[Items listed in a dataset]
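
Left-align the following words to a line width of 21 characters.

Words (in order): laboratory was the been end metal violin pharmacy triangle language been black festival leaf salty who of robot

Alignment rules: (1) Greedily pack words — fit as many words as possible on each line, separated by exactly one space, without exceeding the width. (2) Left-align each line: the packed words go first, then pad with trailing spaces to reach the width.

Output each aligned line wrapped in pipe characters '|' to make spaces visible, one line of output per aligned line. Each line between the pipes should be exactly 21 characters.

Answer: |laboratory was the   |
|been end metal violin|
|pharmacy triangle    |
|language been black  |
|festival leaf salty  |
|who of robot         |

Derivation:
Line 1: ['laboratory', 'was', 'the'] (min_width=18, slack=3)
Line 2: ['been', 'end', 'metal', 'violin'] (min_width=21, slack=0)
Line 3: ['pharmacy', 'triangle'] (min_width=17, slack=4)
Line 4: ['language', 'been', 'black'] (min_width=19, slack=2)
Line 5: ['festival', 'leaf', 'salty'] (min_width=19, slack=2)
Line 6: ['who', 'of', 'robot'] (min_width=12, slack=9)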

» Work order
A word-for-word restatement of the data above is required.

» Your response
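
Left-align the following words to a line width of 21 characters.

Words (in order): laboratory was the been end metal violin pharmacy triangle language been black festival leaf salty who of robot

Alignment rules: (1) Greedily pack words — fit as many words as possible on each line, separated by exactly one space, without exceeding the width. (2) Left-align each line: the packed words go first, then pad with trailing spaces to reach the width.

Output each aligned line wrapped in pipe characters '|' to make spaces visible, one line of output per aligned line. Each line between the pipes should be exactly 21 characters.

Answer: |laboratory was the   |
|been end metal violin|
|pharmacy triangle    |
|language been black  |
|festival leaf salty  |
|who of robot         |

Derivation:
Line 1: ['laboratory', 'was', 'the'] (min_width=18, slack=3)
Line 2: ['been', 'end', 'metal', 'violin'] (min_width=21, slack=0)
Line 3: ['pharmacy', 'triangle'] (min_width=17, slack=4)
Line 4: ['language', 'been', 'black'] (min_width=19, slack=2)
Line 5: ['festival', 'leaf', 'salty'] (min_width=19, slack=2)
Line 6: ['who', 'of', 'robot'] (min_width=12, slack=9)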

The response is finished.